### What is being asked
Search the records below for the word "minute" and show every line where it occurs.
= Beginning of Section =
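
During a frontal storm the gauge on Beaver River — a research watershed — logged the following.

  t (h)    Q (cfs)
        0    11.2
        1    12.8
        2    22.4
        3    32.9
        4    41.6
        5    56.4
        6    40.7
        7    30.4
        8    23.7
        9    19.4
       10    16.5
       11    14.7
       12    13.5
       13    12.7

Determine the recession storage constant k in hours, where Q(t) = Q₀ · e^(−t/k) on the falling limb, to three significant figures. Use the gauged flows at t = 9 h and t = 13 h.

On the falling limb, Q drops from 19.4 to 12.7 cfs between t = 9 h and t = 13 h (Δt = 4 h).
k = −Δt / ln(Q₂/Q₁) = −4 / ln(12.7/19.4) = 9.44 h.

k ≈ 9.44 h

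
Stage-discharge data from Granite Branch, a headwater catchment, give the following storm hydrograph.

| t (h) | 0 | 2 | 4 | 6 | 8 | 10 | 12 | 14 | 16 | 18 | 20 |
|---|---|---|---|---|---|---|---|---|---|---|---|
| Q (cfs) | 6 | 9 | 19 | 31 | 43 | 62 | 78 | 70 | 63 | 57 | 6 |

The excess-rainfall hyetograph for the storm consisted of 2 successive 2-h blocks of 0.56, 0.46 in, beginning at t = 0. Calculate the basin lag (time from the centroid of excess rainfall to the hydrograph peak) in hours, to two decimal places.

t_L ≈ 10.10 h

Centroid of excess rainfall: t_c = Σ P_i·t̄_i / ΣP_i = 1.9020 h (block centres at 1, 3 h).
Hydrograph peak occurs at t = 12 h, so basin lag t_L = 12 − 1.9020 = 10.10 h.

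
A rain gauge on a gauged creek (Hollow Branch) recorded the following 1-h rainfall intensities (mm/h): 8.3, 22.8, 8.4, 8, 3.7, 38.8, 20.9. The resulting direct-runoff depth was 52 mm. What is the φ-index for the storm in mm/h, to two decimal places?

Only the 3 blocks with intensity above φ contribute runoff: 22.8, 38.8, 20.9 mm/h.
Σ(I−φ)·Δt = d  ⇒  (22.8+38.8+20.9 − 3φ)·1 = 52
φ = (82.50 − 52/1) / 3 = 10.17 mm/h.

φ ≈ 10.17 mm/h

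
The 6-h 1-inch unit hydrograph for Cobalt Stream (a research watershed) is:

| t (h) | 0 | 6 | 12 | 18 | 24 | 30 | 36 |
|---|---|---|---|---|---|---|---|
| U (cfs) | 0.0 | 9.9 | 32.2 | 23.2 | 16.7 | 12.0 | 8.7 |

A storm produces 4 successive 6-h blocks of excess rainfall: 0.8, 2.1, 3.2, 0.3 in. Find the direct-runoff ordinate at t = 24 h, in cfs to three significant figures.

Q ≈ 168 cfs

By discrete convolution, Q_j = Σ (P_i / 1 in) · U_{j−i}.
At t = 24 h (j=4): Q = (0.8/1)·16.7 + (2.1/1)·23.2 + (3.2/1)·32.2 + (0.3/1)·9.9 = 168 cfs.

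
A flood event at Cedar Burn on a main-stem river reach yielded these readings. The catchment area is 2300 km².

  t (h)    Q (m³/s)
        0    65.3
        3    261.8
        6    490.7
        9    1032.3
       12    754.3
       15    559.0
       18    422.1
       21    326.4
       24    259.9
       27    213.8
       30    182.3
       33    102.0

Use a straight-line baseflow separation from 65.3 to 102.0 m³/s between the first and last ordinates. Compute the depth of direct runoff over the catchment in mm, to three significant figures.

d ≈ 17.2 mm

Direct runoff: 0.00, 193.16, 418.73, 956.99, 675.65, 477.02, 336.78, 237.75, 167.91, 118.47, 83.64, 0.00 m³/s; ΣQ_DR = 3666 m³/s.
V = ΣQ_DR · Δt = 3666 × 10800 s = 3.959 × 10^7 m³.
Over A = 2300 km², depth = V / A = 17.2 mm.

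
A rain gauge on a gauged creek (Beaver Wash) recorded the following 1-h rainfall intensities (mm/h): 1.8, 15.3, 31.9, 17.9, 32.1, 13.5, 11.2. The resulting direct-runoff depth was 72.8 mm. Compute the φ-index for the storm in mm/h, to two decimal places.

Only the 6 blocks with intensity above φ contribute runoff: 15.3, 31.9, 17.9, 32.1, 13.5, 11.2 mm/h.
Σ(I−φ)·Δt = d  ⇒  (15.3+31.9+17.9+32.1+13.5+11.2 − 6φ)·1 = 72.8
φ = (121.9 − 72.8/1) / 6 = 8.18 mm/h.

φ ≈ 8.18 mm/h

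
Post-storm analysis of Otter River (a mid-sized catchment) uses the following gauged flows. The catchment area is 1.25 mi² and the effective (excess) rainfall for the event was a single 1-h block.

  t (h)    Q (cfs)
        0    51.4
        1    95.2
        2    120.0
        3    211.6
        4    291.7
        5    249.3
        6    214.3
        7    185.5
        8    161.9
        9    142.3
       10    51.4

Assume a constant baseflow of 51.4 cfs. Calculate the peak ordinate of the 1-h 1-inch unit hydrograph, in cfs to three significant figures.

Direct runoff: 0.0, 43.8, 68.6, 160.2, 240.3, 197.9, 162.9, 134.1, 110.5, 90.9, 0.0 cfs; ΣQ_DR = 1209 cfs, peak = 240.3 cfs.
Runoff depth d = ΣQ_DR·Δt / A = 1209 × 3600 / (1.25 mi²) = 1.499 in.
The 1-inch UH is the DRH scaled by (1 in)/d, so U_p = 240.3 × 1/1.499 = 160 cfs.

U_p ≈ 160 cfs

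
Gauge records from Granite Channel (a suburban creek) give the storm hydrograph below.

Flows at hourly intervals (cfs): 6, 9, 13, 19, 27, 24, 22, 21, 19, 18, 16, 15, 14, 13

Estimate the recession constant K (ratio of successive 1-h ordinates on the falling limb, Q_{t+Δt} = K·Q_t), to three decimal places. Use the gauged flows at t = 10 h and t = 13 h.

K ≈ 0.933

Using the recession-limb readings at t = 10 h and t = 13 h: Q falls from 16 to 13 cfs over 3 intervals.
K = (Q₂/Q₁)^(1/3) = (13/16)^(1/3) = 0.933.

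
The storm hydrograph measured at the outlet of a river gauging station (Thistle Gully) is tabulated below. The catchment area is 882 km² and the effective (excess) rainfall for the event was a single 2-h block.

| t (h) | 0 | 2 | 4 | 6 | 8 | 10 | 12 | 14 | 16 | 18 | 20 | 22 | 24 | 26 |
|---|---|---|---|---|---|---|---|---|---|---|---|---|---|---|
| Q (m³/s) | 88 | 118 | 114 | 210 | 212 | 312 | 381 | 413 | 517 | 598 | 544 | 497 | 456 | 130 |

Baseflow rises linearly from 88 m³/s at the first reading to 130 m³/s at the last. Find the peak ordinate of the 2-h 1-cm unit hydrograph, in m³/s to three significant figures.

Direct runoff: 0.00, 26.77, 19.54, 112.31, 111.08, 207.85, 273.62, 302.38, 403.15, 480.92, 423.69, 373.46, 329.23, 0.00 m³/s; ΣQ_DR = 3064 m³/s, peak = 480.92 m³/s.
Runoff depth d = ΣQ_DR·Δt / A = 3064 × 7200 / (882 km²) = 25.01 mm.
The 1-cm UH is the DRH scaled by (10 mm)/d, so U_p = 480.92 × 10/25.01 = 192 m³/s.

U_p ≈ 192 m³/s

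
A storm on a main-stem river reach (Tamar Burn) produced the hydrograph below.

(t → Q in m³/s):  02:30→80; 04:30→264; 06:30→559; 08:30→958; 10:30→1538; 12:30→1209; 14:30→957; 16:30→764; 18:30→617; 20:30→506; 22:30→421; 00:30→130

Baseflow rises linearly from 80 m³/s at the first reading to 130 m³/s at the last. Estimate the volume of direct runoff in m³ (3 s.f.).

V ≈ 4.85 × 10^7 m³

Direct-runoff ordinates (Q − Q_b): 0.00, 179.45, 469.91, 864.36, 1439.82, 1106.27, 849.73, 652.18, 500.64, 385.09, 295.55, 0.00 m³/s.
ΣQ_DR = 6743 m³/s.
With Δt = 2 h = 7200 s, V = ΣQ_DR · Δt = 6743 × 7200 = 4.85 × 10^7 m³.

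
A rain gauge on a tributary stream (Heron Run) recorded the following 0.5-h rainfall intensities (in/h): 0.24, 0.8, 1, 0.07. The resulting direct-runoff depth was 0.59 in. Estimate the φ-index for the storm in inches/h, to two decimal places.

Only the 2 blocks with intensity above φ contribute runoff: 0.8, 1 in/h.
Σ(I−φ)·Δt = d  ⇒  (0.8+1 − 2φ)·0.5 = 0.59
φ = (1.800 − 0.59/0.5) / 2 = 0.31 in/h.

φ ≈ 0.31 in/h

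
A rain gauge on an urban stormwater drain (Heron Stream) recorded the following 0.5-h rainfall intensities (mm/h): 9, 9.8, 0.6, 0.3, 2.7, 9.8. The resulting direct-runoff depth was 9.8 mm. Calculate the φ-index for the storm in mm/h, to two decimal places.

Only the 3 blocks with intensity above φ contribute runoff: 9, 9.8, 9.8 mm/h.
Σ(I−φ)·Δt = d  ⇒  (9+9.8+9.8 − 3φ)·0.5 = 9.8
φ = (28.60 − 9.8/0.5) / 3 = 3.00 mm/h.

φ ≈ 3.00 mm/h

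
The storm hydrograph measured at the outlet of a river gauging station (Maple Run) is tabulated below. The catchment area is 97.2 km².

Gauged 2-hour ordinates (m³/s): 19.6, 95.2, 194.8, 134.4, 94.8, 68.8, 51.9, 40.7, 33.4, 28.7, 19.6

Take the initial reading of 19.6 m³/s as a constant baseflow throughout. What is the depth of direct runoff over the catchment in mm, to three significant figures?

Direct runoff: 0.0, 75.6, 175.2, 114.8, 75.2, 49.2, 32.3, 21.1, 13.8, 9.1, 0.0 m³/s; ΣQ_DR = 566.3 m³/s.
V = ΣQ_DR · Δt = 566.3 × 7200 s = 4.077 × 10^6 m³.
Over A = 97.2 km², depth = V / A = 41.9 mm.

d ≈ 41.9 mm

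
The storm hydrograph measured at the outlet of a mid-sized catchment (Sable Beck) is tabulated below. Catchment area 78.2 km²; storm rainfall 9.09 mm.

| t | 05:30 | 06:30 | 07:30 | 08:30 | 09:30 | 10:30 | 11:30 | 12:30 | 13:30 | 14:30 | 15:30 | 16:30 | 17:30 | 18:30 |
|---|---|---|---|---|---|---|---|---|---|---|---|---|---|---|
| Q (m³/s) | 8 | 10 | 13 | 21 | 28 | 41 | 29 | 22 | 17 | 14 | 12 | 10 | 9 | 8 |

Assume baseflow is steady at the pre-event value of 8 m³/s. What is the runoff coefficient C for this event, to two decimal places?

C ≈ 0.66

ΣQ_DR = 130.0 m³/s; V = ΣQ_DR·Δt = 4.680 × 10^5 m³.
Runoff depth d = V / A = 5.985 mm.
C = d / P = 5.985 / 9.09 = 0.66.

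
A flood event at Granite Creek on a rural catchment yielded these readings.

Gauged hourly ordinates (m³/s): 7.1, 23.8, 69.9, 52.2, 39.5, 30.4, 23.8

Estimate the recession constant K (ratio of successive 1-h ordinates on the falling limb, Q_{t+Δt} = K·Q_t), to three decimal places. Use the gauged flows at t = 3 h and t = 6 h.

Using the recession-limb readings at t = 3 h and t = 6 h: Q falls from 52.2 to 23.8 m³/s over 3 intervals.
K = (Q₂/Q₁)^(1/3) = (23.8/52.2)^(1/3) = 0.770.

K ≈ 0.770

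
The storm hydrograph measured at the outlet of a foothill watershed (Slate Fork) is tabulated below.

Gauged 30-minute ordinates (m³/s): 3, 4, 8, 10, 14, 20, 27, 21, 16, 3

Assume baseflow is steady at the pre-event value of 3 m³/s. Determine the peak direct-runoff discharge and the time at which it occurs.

Q_p = 24.0 m³/s at t = 3 h

Subtracting baseflow gives direct-runoff ordinates: 0.0, 1.0, 5.0, 7.0, 11.0, 17.0, 24.0, 18.0, 13.0, 0.0 m³/s.
The maximum is 24.0 m³/s, occurring at the reading for t = 3 h.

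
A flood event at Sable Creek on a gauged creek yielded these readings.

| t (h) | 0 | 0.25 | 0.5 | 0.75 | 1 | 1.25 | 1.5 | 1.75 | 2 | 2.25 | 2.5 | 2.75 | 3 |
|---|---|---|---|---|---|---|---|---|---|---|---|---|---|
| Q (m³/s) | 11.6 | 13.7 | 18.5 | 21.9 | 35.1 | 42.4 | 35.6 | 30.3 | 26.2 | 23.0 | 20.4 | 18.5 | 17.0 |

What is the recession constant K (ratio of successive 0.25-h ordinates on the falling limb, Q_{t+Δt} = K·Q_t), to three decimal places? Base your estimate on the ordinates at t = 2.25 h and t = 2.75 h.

K ≈ 0.897

Using the recession-limb readings at t = 2.25 h and t = 2.75 h: Q falls from 23.0 to 18.5 m³/s over 2 intervals.
K = (Q₂/Q₁)^(1/2) = (18.5/23.0)^(1/2) = 0.897.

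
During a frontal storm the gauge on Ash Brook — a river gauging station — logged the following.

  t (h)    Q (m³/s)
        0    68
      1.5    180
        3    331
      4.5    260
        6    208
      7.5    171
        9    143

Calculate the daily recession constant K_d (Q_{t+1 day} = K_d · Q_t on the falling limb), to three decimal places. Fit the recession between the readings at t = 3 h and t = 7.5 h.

K_d ≈ 0.030

Between t = 3 h and t = 7.5 h the flow falls from 331 to 171 m³/s over 3×1.5 h = 4.5 h.
Per-interval ratio K = (171/331)^(1/3) = 0.8024; K_d = K^(24/1.5) = 0.030.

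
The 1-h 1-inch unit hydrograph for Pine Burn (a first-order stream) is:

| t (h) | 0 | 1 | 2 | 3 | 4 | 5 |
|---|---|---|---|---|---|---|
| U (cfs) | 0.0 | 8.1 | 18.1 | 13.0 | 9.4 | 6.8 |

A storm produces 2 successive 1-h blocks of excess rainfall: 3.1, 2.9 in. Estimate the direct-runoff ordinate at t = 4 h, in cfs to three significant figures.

Q ≈ 66.8 cfs

By discrete convolution, Q_j = Σ (P_i / 1 in) · U_{j−i}.
At t = 4 h (j=4): Q = (3.1/1)·9.4 + (2.9/1)·13.0 = 66.8 cfs.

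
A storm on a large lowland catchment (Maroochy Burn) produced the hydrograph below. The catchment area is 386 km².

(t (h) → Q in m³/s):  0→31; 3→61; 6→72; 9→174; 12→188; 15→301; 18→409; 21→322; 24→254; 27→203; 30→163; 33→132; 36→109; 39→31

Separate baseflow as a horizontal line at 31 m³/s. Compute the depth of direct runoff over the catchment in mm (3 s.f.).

d ≈ 56.4 mm

Direct runoff: 0.0, 30.0, 41.0, 143.0, 157.0, 270.0, 378.0, 291.0, 223.0, 172.0, 132.0, 101.0, 78.0, 0.0 m³/s; ΣQ_DR = 2016 m³/s.
V = ΣQ_DR · Δt = 2016 × 10800 s = 2.177 × 10^7 m³.
Over A = 386 km², depth = V / A = 56.4 mm.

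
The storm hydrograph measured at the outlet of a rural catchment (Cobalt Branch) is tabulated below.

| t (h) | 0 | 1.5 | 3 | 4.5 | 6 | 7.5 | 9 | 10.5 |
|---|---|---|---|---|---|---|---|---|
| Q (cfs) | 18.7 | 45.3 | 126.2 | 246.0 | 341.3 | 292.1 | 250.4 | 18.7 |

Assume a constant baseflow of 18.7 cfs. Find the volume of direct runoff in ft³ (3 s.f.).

Direct-runoff ordinates (Q − Q_b): 0.0, 26.6, 107.5, 227.3, 322.6, 273.4, 231.7, 0.0 cfs.
ΣQ_DR = 1189 cfs.
With Δt = 1.5 h = 5400 s, V = ΣQ_DR · Δt = 1189 × 5400 = 6.42 × 10^6 ft³.

V ≈ 6.42 × 10^6 ft³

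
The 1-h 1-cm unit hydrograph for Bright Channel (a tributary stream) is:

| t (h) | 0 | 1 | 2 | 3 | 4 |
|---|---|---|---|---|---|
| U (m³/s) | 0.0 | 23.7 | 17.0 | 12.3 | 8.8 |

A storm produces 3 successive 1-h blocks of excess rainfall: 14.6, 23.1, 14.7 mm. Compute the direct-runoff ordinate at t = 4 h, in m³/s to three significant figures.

By discrete convolution, Q_j = Σ (P_i / 10 mm) · U_{j−i}.
At t = 4 h (j=4): Q = (14.6/10)·8.8 + (23.1/10)·12.3 + (14.7/10)·17.0 = 66.3 m³/s.

Q ≈ 66.3 m³/s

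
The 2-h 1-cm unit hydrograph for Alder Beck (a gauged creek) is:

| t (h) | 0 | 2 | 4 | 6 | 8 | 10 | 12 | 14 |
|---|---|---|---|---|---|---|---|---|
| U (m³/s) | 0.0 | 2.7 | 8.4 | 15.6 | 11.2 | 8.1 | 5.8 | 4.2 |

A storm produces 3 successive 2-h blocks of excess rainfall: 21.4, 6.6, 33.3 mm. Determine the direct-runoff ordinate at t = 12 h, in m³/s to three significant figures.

Q ≈ 55.1 m³/s

By discrete convolution, Q_j = Σ (P_i / 10 mm) · U_{j−i}.
At t = 12 h (j=6): Q = (21.4/10)·5.8 + (6.6/10)·8.1 + (33.3/10)·11.2 = 55.1 m³/s.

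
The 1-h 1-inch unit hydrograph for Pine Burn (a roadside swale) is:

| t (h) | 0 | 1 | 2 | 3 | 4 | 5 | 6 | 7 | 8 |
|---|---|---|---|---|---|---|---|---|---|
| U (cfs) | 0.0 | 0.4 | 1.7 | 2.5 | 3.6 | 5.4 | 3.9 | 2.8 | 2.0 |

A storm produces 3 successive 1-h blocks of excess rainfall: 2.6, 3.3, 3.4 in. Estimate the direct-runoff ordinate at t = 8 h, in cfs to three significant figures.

Q ≈ 27.7 cfs

By discrete convolution, Q_j = Σ (P_i / 1 in) · U_{j−i}.
At t = 8 h (j=8): Q = (2.6/1)·2.0 + (3.3/1)·2.8 + (3.4/1)·3.9 = 27.7 cfs.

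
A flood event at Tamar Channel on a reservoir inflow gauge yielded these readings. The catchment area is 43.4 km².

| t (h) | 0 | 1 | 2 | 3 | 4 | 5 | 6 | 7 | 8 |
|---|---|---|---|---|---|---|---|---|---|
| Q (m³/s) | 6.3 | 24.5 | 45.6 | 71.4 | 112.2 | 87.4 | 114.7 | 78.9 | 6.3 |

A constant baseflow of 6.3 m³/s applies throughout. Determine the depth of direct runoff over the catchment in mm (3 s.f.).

d ≈ 40.7 mm

Direct runoff: 0.0, 18.2, 39.3, 65.1, 105.9, 81.1, 108.4, 72.6, 0.0 m³/s; ΣQ_DR = 490.6 m³/s.
V = ΣQ_DR · Δt = 490.6 × 3600 s = 1.766 × 10^6 m³.
Over A = 43.4 km², depth = V / A = 40.7 mm.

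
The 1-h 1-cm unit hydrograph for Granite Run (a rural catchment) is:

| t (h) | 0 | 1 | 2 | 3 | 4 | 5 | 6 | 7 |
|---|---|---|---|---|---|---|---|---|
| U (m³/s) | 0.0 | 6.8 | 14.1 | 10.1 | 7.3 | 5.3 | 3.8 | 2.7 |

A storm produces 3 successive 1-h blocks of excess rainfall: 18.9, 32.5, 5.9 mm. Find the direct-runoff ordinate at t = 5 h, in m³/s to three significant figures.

By discrete convolution, Q_j = Σ (P_i / 10 mm) · U_{j−i}.
At t = 5 h (j=5): Q = (18.9/10)·5.3 + (32.5/10)·7.3 + (5.9/10)·10.1 = 39.7 m³/s.

Q ≈ 39.7 m³/s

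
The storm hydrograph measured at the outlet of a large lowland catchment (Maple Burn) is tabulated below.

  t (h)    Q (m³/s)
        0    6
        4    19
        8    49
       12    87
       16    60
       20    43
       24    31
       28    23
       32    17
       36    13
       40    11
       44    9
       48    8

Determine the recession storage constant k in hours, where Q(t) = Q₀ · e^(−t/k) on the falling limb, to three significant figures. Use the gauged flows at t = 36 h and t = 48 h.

k ≈ 24.7 h

On the falling limb, Q drops from 13 to 8 m³/s between t = 36 h and t = 48 h (Δt = 12 h).
k = −Δt / ln(Q₂/Q₁) = −12 / ln(8/13) = 24.7 h.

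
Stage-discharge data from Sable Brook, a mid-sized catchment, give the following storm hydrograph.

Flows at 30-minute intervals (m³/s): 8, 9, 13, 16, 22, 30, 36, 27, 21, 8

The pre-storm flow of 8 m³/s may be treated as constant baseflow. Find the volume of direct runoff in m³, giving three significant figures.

Direct-runoff ordinates (Q − Q_b): 0.0, 1.0, 5.0, 8.0, 14.0, 22.0, 28.0, 19.0, 13.0, 0.0 m³/s.
ΣQ_DR = 110.0 m³/s.
With Δt = 0.5 h = 1800 s, V = ΣQ_DR · Δt = 110.0 × 1800 = 1.98 × 10^5 m³.

V ≈ 1.98 × 10^5 m³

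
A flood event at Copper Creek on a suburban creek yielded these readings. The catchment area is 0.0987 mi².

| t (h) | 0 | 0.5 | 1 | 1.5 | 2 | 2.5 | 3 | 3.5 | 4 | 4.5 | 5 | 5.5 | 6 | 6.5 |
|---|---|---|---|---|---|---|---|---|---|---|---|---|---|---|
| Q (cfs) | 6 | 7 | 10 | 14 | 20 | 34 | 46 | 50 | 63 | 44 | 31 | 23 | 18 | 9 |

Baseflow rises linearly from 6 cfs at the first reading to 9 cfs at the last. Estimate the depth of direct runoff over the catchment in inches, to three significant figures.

Direct runoff: 0.00, 0.77, 3.54, 7.31, 13.08, 26.85, 38.62, 42.38, 55.15, 35.92, 22.69, 14.46, 9.23, 0.00 cfs; ΣQ_DR = 270.0 cfs.
V = ΣQ_DR · Δt = 270.0 × 1800 s = 4.860 × 10^5 ft³.
Over A = 0.0987 mi², depth = V / A = 2.12 in.

d ≈ 2.12 in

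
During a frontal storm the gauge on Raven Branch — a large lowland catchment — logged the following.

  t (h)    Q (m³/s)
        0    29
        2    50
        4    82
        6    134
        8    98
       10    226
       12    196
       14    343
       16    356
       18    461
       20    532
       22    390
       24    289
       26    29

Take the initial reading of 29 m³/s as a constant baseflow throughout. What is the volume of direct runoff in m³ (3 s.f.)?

V ≈ 2.02 × 10^7 m³

Direct-runoff ordinates (Q − Q_b): 0.0, 21.0, 53.0, 105.0, 69.0, 197.0, 167.0, 314.0, 327.0, 432.0, 503.0, 361.0, 260.0, 0.0 m³/s.
ΣQ_DR = 2809 m³/s.
With Δt = 2 h = 7200 s, V = ΣQ_DR · Δt = 2809 × 7200 = 2.02 × 10^7 m³.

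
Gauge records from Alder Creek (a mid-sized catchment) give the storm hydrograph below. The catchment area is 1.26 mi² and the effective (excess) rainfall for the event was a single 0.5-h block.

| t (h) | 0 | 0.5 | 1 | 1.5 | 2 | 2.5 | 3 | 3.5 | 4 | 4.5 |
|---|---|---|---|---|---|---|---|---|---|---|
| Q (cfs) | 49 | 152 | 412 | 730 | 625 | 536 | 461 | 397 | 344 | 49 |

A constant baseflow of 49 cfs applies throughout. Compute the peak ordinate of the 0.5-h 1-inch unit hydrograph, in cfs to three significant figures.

Direct runoff: 0.0, 103.0, 363.0, 681.0, 576.0, 487.0, 412.0, 348.0, 295.0, 0.0 cfs; ΣQ_DR = 3265 cfs, peak = 681.0 cfs.
Runoff depth d = ΣQ_DR·Δt / A = 3265 × 1800 / (1.26 mi²) = 2.008 in.
The 1-inch UH is the DRH scaled by (1 in)/d, so U_p = 681.0 × 1/2.008 = 339 cfs.

U_p ≈ 339 cfs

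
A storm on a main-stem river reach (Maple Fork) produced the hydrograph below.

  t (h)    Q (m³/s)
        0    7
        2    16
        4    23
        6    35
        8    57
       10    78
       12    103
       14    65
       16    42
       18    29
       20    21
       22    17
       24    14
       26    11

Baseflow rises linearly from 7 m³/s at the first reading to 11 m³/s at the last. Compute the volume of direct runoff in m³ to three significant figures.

V ≈ 2.82 × 10^6 m³

Direct-runoff ordinates (Q − Q_b): 0.00, 8.69, 15.38, 27.08, 48.77, 69.46, 94.15, 55.85, 32.54, 19.23, 10.92, 6.62, 3.31, 0.00 m³/s.
ΣQ_DR = 392.0 m³/s.
With Δt = 2 h = 7200 s, V = ΣQ_DR · Δt = 392.0 × 7200 = 2.82 × 10^6 m³.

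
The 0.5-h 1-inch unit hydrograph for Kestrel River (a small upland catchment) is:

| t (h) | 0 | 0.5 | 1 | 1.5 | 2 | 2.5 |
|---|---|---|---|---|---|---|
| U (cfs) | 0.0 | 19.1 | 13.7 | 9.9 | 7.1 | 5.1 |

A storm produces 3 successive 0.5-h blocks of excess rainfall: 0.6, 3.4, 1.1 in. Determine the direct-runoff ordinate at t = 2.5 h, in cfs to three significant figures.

By discrete convolution, Q_j = Σ (P_i / 1 in) · U_{j−i}.
At t = 2.5 h (j=5): Q = (0.6/1)·5.1 + (3.4/1)·7.1 + (1.1/1)·9.9 = 38.1 cfs.

Q ≈ 38.1 cfs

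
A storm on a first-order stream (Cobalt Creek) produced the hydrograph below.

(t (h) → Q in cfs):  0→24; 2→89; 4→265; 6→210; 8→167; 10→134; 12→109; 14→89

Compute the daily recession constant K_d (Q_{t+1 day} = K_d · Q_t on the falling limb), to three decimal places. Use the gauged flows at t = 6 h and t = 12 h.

K_d ≈ 0.073

Between t = 6 h and t = 12 h the flow falls from 210 to 109 cfs over 3×2 h = 6 h.
Per-interval ratio K = (109/210)^(1/3) = 0.8037; K_d = K^(24/2) = 0.073.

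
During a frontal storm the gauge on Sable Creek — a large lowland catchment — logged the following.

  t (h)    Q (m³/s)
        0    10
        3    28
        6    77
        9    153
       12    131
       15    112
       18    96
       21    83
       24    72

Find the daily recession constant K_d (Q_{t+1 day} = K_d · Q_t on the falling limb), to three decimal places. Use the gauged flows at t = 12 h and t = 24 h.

K_d ≈ 0.302

Between t = 12 h and t = 24 h the flow falls from 131 to 72 m³/s over 4×3 h = 12 h.
Per-interval ratio K = (72/131)^(1/4) = 0.8610; K_d = K^(24/3) = 0.302.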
= End of Section =
### Result below
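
Gauged 30-minute ordinates (m³/s): 3, 4, 8, 10, 14, 20, 27, 21, 16, 3
Flows at 30-minute intervals (m³/s): 8, 9, 13, 16, 22, 30, 36, 27, 21, 8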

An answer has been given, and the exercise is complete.